:: Task brief ::
Transcribe all records verbatim.

:: Entries shown ::

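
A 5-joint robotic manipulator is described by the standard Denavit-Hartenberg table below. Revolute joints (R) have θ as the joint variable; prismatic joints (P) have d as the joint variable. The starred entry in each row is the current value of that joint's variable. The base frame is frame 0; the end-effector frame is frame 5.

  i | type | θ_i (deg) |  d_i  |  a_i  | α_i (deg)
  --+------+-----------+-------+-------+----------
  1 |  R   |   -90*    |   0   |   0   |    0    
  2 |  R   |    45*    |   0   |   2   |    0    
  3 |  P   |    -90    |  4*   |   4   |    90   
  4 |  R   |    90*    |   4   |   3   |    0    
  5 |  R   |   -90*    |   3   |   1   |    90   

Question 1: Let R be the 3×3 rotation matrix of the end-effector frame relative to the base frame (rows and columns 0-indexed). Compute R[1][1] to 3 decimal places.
0.707

End-effector y-axis (col 1 of R) = (-0.7071,0.7071,0.0000)
R[1][1] = 0.7071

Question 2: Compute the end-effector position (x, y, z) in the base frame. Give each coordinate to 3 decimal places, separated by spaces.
-7.071 0.000 7.000

after link 1: o_1 = (0.0000, 0.0000, 0.0000)
after link 2: o_2 = (1.4142, -1.4142, 0.0000)
after link 3: o_3 = (-1.4142, -4.2426, 4.0000)
after link 4: o_4 = (-4.2426, -1.4142, 7.0000)
after link 5: o_5 = (-7.0711, 0.0000, 7.0000)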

:: Exercise output ::
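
A 5-joint robotic manipulator is described by the standard Denavit-Hartenberg table below. Revolute joints (R) have θ as the joint variable; prismatic joints (P) have d as the joint variable. The starred entry in each row is the current value of that joint's variable. The base frame is frame 0; the end-effector frame is frame 5.

  i | type | θ_i (deg) |  d_i  |  a_i  | α_i (deg)
  --+------+-----------+-------+-------+----------
  1 |  R   |   -90*    |   0   |   0   |    0    
  2 |  R   |    45*    |   0   |   2   |    0    
  3 |  P   |    -90    |  4*   |   4   |    90   
  4 |  R   |    90*    |   4   |   3   |    0    
  5 |  R   |   -90*    |   3   |   1   |    90   

Question 1: Let R be the 3×3 rotation matrix of the end-effector frame relative to the base frame (rows and columns 0-indexed). Compute R[1][1] to 3 decimal places.
0.707

End-effector y-axis (col 1 of R) = (-0.7071,0.7071,0.0000)
R[1][1] = 0.7071

Question 2: Compute the end-effector position (x, y, z) in the base frame. Give each coordinate to 3 decimal places, separated by spaces.
-7.071 0.000 7.000

after link 1: o_1 = (0.0000, 0.0000, 0.0000)
after link 2: o_2 = (1.4142, -1.4142, 0.0000)
after link 3: o_3 = (-1.4142, -4.2426, 4.0000)
after link 4: o_4 = (-4.2426, -1.4142, 7.0000)
after link 5: o_5 = (-7.0711, 0.0000, 7.0000)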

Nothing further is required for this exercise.